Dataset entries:
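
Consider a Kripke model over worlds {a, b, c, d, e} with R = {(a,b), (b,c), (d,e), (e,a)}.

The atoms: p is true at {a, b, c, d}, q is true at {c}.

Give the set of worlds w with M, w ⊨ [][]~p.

a: successors {b}; []~p there: b:F. ✗
b: successors {c}; []~p there: c:T. ✓
c: no successors, so [][]~p holds vacuously. ✓
d: successors {e}; []~p there: e:F. ✗
e: successors {a}; []~p there: a:F. ✗

{b, c}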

EXERCISE DETAILS →
Write out every entry exactly as it appears.

SOLUTION TO THIS TASK →
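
Consider a Kripke model over worlds {a, b, c, d, e} with R = {(a,b), (b,c), (d,e), (e,a)}.

The atoms: p is true at {a, b, c, d}, q is true at {c}.

Give the set of worlds w with M, w ⊨ [][]~p.

a: successors {b}; []~p there: b:F. ✗
b: successors {c}; []~p there: c:T. ✓
c: no successors, so [][]~p holds vacuously. ✓
d: successors {e}; []~p there: e:F. ✗
e: successors {a}; []~p there: a:F. ✗

{b, c}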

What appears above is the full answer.